[EXTRACTED RECORDS]:
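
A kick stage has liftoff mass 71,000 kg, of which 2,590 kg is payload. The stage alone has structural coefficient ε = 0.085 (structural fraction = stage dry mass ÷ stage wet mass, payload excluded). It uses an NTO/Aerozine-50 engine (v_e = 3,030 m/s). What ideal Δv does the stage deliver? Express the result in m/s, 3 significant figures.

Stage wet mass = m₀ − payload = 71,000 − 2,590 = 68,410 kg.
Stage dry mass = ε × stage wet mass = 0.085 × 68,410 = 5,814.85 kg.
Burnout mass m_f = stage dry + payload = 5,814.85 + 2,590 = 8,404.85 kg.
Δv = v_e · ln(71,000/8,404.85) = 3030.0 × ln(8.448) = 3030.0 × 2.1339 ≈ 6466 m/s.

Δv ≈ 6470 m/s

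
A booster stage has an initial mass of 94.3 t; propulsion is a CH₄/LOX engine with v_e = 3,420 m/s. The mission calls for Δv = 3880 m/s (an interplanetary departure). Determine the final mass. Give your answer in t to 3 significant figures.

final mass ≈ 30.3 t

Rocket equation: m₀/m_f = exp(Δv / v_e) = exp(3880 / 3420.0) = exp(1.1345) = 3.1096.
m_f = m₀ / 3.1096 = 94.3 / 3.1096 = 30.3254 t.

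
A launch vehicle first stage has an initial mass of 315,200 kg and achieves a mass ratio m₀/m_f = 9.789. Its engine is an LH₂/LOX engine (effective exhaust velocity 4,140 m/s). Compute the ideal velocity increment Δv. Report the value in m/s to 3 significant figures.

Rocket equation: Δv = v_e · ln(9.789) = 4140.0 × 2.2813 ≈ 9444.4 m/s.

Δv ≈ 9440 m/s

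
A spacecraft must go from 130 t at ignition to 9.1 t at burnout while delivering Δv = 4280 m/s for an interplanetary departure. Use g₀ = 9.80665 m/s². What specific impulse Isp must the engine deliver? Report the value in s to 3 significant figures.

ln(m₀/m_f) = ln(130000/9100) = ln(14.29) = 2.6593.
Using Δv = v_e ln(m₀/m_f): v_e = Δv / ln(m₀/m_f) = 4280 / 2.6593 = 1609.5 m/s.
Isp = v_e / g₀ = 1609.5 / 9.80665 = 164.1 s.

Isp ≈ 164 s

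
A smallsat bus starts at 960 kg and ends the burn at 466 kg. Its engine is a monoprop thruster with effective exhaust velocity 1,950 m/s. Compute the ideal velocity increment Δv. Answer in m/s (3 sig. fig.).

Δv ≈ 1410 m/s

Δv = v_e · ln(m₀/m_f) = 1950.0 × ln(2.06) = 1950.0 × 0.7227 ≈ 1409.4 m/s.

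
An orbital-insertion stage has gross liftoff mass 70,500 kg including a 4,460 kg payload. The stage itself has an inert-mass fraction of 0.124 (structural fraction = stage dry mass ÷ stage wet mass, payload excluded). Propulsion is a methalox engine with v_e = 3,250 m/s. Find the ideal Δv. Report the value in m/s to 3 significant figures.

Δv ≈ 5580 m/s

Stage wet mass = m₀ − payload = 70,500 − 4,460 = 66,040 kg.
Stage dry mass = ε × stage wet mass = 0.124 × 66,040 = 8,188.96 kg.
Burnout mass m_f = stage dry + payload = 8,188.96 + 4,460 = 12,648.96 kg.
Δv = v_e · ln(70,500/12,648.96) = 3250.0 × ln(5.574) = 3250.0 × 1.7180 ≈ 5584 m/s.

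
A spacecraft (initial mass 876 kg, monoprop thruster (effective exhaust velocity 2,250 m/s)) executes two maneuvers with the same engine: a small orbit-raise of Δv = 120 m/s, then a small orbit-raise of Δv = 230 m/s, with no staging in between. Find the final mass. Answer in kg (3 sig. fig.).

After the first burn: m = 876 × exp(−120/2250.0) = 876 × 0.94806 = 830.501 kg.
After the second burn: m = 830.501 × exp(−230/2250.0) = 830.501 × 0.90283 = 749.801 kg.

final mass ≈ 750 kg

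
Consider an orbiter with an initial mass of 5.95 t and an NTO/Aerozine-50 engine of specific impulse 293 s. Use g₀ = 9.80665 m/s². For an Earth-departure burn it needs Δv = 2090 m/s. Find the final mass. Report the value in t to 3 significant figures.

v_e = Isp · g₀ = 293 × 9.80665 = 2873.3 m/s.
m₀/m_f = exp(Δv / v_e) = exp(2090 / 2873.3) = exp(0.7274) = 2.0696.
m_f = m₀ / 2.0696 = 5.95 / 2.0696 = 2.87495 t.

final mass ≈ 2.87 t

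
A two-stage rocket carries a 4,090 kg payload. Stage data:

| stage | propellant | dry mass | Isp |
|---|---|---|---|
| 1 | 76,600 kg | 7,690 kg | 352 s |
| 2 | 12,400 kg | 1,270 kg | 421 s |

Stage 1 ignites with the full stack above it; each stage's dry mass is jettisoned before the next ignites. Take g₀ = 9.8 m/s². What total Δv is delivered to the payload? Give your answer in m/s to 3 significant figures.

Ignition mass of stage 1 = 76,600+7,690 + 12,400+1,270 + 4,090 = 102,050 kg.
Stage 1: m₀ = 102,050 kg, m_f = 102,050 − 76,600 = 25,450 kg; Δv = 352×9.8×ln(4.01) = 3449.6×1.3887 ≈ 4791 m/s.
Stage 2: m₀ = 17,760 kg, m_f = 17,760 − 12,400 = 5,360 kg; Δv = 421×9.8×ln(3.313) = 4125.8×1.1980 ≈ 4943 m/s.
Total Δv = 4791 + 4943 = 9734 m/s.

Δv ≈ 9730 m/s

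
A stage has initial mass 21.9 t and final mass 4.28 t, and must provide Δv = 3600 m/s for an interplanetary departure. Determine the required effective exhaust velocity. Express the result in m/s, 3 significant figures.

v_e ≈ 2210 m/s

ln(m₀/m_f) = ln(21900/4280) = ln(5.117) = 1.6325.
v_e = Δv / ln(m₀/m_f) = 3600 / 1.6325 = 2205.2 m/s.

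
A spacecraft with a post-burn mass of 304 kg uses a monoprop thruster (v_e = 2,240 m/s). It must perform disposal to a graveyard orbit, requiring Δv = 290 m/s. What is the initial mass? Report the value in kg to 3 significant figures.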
* * *
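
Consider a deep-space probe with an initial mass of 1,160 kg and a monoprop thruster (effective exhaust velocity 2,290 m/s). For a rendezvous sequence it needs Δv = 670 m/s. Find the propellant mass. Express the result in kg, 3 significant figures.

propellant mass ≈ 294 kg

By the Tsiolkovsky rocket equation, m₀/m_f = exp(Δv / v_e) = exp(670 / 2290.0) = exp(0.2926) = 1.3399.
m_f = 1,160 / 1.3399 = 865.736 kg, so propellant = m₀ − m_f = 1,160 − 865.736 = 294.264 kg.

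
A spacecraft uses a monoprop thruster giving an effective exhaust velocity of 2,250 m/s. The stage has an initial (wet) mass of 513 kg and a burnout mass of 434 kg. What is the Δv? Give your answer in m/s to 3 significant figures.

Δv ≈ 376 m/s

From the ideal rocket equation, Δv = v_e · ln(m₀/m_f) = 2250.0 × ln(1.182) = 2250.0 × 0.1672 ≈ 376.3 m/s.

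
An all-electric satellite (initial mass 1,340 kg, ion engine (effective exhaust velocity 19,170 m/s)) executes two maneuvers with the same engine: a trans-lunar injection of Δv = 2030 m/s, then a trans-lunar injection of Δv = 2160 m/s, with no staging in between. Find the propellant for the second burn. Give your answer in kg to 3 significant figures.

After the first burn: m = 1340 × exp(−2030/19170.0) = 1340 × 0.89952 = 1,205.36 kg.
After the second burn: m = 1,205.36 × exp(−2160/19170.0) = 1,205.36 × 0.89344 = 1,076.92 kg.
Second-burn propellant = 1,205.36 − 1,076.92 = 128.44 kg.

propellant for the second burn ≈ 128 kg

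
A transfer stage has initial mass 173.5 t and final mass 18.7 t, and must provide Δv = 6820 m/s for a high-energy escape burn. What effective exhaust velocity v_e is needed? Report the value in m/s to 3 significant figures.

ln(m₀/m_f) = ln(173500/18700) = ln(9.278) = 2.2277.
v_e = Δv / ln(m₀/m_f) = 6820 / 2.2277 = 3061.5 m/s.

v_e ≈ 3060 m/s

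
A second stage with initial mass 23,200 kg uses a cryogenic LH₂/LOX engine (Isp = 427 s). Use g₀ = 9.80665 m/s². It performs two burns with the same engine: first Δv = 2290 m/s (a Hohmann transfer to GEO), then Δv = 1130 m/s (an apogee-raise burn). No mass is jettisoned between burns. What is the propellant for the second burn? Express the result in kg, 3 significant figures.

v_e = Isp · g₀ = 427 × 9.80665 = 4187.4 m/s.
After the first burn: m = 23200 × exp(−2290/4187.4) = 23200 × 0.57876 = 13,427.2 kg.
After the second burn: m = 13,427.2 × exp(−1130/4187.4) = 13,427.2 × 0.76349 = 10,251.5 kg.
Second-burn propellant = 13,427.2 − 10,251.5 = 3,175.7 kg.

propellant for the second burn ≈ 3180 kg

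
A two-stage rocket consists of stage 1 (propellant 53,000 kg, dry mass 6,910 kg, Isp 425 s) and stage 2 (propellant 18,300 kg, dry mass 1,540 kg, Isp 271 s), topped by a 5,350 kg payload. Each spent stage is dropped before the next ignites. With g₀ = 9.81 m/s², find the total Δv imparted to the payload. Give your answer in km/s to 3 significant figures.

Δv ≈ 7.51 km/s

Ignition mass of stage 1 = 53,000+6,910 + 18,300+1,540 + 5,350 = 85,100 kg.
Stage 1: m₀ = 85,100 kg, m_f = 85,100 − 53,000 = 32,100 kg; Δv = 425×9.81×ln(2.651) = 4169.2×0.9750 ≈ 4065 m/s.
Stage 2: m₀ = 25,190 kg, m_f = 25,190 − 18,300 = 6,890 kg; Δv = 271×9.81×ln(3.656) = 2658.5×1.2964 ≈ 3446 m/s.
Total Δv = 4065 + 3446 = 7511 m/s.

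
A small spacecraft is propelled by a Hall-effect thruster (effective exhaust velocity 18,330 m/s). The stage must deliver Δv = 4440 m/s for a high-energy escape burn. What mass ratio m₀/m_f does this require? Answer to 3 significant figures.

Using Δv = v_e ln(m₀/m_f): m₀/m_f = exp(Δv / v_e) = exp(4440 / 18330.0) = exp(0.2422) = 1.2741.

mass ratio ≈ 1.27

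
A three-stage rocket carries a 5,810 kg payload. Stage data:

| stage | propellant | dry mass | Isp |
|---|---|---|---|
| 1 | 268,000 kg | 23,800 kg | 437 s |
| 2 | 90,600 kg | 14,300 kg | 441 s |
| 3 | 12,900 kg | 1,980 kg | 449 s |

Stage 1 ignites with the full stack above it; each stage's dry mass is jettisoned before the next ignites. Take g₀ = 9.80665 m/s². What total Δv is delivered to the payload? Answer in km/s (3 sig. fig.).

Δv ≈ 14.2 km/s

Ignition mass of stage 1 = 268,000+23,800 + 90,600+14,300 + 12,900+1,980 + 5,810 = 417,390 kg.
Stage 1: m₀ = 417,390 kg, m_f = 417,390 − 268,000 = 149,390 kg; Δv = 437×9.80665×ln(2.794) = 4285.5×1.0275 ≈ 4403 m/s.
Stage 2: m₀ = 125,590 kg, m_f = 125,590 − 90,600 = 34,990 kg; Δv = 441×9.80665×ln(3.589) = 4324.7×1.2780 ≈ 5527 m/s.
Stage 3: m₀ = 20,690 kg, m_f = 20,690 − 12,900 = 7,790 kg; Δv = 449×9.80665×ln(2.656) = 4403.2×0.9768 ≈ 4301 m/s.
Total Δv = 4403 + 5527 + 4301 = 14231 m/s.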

[TRY IT]:
The lines to return are those in the records above that hold the word "carries".

[RESULT]:
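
A two-stage rocket carries a 4,090 kg payload. Stage data:
A three-stage rocket carries a 5,810 kg payload. Stage data: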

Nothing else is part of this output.